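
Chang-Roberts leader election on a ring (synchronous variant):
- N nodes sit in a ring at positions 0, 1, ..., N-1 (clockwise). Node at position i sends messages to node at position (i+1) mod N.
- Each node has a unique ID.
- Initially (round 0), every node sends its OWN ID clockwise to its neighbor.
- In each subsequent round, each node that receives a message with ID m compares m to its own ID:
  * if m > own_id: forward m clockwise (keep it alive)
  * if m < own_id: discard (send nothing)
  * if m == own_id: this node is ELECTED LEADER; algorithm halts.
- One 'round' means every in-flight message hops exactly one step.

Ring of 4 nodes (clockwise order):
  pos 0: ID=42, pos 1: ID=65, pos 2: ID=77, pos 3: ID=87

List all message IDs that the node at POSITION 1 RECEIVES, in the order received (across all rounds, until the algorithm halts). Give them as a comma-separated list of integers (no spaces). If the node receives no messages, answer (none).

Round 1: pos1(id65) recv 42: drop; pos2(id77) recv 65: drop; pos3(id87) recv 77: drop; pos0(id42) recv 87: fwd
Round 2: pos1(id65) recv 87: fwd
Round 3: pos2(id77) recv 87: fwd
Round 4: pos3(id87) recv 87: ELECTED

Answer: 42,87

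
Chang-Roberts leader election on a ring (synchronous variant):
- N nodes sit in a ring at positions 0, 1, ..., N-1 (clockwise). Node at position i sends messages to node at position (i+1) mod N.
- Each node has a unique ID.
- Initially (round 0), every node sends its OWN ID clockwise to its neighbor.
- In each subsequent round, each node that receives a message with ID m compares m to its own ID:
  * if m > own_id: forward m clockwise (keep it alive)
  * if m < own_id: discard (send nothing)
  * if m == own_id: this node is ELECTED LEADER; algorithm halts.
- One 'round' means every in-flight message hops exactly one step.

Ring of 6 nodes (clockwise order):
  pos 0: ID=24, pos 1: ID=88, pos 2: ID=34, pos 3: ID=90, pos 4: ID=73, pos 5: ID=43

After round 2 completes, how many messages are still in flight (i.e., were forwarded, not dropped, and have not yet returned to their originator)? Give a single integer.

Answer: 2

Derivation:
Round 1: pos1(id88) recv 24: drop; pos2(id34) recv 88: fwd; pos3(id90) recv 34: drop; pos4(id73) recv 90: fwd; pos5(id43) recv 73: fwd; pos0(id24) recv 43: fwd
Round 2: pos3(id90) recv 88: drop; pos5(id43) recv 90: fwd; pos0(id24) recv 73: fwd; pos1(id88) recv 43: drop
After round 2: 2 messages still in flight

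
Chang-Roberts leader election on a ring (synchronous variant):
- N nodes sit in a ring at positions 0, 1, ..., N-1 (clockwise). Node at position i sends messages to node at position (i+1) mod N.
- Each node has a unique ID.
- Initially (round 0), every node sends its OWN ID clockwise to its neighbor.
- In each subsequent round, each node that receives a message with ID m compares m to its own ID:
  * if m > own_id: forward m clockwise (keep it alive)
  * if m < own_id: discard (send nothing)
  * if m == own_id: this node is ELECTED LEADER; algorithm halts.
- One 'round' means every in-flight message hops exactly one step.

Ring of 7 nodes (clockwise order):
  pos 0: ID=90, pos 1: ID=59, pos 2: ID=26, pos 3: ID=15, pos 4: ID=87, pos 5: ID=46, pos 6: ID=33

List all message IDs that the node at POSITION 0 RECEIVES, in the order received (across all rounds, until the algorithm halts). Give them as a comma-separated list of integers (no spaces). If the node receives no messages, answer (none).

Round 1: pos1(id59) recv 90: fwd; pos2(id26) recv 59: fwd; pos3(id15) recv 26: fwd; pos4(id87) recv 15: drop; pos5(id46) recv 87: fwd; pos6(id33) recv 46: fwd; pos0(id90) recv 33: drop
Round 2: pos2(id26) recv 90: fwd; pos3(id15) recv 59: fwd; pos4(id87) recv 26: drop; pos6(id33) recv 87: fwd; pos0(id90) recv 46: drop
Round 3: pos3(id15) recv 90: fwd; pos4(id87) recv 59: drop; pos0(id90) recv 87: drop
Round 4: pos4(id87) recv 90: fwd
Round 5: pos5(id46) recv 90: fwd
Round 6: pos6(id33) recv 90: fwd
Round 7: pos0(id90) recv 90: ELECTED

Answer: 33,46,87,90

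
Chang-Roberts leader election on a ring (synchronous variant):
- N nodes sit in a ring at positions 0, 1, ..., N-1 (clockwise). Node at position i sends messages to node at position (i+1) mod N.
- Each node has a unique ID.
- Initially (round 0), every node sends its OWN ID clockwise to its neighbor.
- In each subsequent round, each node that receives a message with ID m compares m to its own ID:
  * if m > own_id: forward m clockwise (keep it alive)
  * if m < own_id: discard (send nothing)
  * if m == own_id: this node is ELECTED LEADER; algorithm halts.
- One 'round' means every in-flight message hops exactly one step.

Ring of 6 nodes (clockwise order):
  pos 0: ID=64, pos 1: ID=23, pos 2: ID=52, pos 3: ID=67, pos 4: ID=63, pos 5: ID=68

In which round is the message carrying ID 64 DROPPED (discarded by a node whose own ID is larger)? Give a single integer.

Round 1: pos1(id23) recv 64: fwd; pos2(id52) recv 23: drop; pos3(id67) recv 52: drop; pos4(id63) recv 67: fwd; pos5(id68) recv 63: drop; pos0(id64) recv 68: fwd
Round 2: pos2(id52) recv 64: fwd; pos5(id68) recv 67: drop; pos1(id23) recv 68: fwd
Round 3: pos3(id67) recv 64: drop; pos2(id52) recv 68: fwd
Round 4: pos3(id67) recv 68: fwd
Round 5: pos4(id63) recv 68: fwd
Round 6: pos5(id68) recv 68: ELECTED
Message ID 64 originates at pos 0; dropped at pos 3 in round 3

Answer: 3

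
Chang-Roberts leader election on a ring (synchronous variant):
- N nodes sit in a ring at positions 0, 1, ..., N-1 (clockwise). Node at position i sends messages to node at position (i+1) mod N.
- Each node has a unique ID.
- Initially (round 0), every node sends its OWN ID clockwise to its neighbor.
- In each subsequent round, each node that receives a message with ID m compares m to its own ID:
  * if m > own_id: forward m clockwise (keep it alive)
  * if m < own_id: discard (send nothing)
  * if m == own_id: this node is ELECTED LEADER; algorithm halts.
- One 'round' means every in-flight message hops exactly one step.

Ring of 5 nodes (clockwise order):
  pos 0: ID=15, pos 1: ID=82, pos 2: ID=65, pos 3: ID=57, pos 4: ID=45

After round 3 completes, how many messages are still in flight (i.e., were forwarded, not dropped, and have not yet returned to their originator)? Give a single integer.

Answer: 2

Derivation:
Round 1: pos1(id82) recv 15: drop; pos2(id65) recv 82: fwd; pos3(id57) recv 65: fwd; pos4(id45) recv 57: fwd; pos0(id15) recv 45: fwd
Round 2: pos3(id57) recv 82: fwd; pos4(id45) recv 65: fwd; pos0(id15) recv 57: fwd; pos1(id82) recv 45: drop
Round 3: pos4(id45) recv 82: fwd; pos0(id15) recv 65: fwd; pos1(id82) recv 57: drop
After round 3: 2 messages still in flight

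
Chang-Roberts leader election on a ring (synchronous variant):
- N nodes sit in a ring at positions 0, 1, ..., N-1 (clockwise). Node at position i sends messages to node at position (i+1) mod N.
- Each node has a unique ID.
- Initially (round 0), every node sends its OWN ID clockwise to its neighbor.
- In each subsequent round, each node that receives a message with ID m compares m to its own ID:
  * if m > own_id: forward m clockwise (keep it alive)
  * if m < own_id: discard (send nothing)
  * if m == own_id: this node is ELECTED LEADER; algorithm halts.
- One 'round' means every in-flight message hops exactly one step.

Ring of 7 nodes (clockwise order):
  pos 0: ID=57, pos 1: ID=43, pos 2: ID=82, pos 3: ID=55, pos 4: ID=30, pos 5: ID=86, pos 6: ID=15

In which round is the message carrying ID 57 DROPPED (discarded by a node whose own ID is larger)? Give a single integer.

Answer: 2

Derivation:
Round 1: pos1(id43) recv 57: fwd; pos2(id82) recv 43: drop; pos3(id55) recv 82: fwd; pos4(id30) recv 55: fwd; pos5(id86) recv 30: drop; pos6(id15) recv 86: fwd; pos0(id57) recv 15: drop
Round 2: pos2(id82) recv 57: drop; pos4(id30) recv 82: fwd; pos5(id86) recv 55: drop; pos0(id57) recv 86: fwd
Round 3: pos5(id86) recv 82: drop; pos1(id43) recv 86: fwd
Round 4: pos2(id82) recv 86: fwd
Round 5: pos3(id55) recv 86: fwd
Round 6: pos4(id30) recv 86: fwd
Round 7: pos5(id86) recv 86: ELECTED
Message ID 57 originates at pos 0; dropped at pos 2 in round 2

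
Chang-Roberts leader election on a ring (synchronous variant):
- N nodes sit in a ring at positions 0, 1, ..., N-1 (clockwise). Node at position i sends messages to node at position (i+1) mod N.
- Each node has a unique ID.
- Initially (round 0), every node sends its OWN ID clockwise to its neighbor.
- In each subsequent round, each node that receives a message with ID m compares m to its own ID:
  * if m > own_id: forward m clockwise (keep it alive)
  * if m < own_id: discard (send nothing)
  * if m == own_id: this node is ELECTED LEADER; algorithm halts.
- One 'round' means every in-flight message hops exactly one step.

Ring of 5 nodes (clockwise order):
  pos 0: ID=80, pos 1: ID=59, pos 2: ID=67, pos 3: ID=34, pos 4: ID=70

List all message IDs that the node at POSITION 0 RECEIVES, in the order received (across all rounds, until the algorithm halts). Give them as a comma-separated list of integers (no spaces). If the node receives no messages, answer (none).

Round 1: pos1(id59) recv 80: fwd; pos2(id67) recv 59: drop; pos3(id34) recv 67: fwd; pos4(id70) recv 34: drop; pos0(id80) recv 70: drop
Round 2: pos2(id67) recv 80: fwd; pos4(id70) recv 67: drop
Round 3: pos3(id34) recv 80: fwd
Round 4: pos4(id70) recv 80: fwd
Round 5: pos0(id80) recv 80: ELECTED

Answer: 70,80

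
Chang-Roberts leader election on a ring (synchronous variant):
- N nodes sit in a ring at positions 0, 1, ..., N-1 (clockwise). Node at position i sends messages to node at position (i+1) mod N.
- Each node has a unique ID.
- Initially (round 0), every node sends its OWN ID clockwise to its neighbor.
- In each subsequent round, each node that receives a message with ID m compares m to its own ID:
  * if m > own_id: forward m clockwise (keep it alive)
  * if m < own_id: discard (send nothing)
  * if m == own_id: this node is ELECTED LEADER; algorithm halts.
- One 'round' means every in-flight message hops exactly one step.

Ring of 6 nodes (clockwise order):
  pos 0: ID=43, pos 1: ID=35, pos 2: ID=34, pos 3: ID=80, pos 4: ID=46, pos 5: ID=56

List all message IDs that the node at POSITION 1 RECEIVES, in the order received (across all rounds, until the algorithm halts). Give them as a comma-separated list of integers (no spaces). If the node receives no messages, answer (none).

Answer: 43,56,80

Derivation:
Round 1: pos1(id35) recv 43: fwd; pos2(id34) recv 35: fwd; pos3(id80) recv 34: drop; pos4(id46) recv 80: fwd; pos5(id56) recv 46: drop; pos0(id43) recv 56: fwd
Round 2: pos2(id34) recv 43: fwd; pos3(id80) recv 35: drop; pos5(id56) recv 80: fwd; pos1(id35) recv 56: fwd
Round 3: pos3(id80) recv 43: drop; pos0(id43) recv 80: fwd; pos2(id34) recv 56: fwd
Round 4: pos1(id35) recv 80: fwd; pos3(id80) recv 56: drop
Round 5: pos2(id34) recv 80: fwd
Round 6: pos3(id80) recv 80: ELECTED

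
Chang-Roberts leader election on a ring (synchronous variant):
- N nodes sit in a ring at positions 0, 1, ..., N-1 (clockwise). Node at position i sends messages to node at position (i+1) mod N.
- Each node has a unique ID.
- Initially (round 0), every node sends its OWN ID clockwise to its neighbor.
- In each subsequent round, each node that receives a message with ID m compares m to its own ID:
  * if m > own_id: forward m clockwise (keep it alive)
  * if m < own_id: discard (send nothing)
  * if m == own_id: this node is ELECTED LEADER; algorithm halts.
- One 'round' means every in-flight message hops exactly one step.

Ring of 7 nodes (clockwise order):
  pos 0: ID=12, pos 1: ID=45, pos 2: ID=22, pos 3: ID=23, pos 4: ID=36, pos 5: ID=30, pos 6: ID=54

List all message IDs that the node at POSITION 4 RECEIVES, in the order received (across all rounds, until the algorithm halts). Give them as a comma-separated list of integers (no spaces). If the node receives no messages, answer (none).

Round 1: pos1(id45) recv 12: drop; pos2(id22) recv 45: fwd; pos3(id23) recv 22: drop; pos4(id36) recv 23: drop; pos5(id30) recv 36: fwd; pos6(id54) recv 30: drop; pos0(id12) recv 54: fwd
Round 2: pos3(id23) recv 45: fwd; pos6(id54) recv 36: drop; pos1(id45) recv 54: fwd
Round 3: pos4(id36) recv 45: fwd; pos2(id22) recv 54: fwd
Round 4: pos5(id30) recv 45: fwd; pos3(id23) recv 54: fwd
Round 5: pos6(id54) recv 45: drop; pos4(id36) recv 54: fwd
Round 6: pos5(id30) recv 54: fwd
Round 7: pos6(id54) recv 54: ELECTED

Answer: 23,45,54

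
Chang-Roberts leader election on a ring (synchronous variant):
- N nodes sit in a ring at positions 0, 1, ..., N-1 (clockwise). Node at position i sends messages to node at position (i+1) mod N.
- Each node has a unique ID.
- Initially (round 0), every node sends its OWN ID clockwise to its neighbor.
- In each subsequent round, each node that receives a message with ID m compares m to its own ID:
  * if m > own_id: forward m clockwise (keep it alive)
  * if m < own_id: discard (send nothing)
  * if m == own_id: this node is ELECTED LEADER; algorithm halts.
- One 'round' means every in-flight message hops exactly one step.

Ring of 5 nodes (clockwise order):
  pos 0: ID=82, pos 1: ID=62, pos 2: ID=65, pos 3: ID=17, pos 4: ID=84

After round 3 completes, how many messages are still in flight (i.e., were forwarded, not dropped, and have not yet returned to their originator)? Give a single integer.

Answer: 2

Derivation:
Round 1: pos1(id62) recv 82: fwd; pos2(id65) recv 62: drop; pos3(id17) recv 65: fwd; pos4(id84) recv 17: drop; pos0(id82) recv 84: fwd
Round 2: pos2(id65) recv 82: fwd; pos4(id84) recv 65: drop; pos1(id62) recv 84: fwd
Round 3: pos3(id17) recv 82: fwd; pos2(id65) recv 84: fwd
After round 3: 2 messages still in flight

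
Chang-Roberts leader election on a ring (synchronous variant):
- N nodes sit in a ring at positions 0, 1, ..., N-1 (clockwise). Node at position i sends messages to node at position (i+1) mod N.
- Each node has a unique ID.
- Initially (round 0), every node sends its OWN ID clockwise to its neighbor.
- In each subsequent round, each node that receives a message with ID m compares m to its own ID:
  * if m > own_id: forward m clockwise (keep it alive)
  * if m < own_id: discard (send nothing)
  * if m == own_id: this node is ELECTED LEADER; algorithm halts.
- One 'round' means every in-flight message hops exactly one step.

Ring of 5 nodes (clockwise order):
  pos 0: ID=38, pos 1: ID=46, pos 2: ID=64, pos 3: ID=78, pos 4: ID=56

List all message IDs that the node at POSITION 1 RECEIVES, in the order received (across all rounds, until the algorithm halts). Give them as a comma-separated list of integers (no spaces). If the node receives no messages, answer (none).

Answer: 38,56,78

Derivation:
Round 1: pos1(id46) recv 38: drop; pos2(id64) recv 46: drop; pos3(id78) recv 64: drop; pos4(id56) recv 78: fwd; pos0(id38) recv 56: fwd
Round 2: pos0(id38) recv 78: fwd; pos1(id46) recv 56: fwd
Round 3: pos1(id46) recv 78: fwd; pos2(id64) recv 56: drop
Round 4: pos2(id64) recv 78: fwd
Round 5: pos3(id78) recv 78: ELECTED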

-*-*-

Problem description
Go through the records from the first line and copy each one exactly, ending after the line that contains "pos 0: ID=24, pos". Give nothing else.

Solution to this task
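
Chang-Roberts leader election on a ring (synchronous variant):
- N nodes sit in a ring at positions 0, 1, ..., N-1 (clockwise). Node at position i sends messages to node at position (i+1) mod N.
- Each node has a unique ID.
- Initially (round 0), every node sends its OWN ID clockwise to its neighbor.
- In each subsequent round, each node that receives a message with ID m compares m to its own ID:
  * if m > own_id: forward m clockwise (keep it alive)
  * if m < own_id: discard (send nothing)
  * if m == own_id: this node is ELECTED LEADER; algorithm halts.
- One 'round' means every in-flight message hops exactly one step.

Ring of 4 nodes (clockwise order):
  pos 0: ID=42, pos 1: ID=65, pos 2: ID=77, pos 3: ID=87

List all message IDs that the node at POSITION 1 RECEIVES, in the order received (across all rounds, until the algorithm halts). Give them as a comma-separated list of integers (no spaces). If the node receives no messages, answer (none).

Round 1: pos1(id65) recv 42: drop; pos2(id77) recv 65: drop; pos3(id87) recv 77: drop; pos0(id42) recv 87: fwd
Round 2: pos1(id65) recv 87: fwd
Round 3: pos2(id77) recv 87: fwd
Round 4: pos3(id87) recv 87: ELECTED

Answer: 42,87

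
Chang-Roberts leader election on a ring (synchronous variant):
- N nodes sit in a ring at positions 0, 1, ..., N-1 (clockwise). Node at position i sends messages to node at position (i+1) mod N.
- Each node has a unique ID.
- Initially (round 0), every node sends its OWN ID clockwise to its neighbor.
- In each subsequent round, each node that receives a message with ID m compares m to its own ID:
  * if m > own_id: forward m clockwise (keep it alive)
  * if m < own_id: discard (send nothing)
  * if m == own_id: this node is ELECTED LEADER; algorithm halts.
- One 'round' means every in-flight message hops exactly one step.

Ring of 6 nodes (clockwise order):
  pos 0: ID=24, pos 1: ID=88, pos 2: ID=34, pos 3: ID=90, pos 4: ID=73, pos 5: ID=43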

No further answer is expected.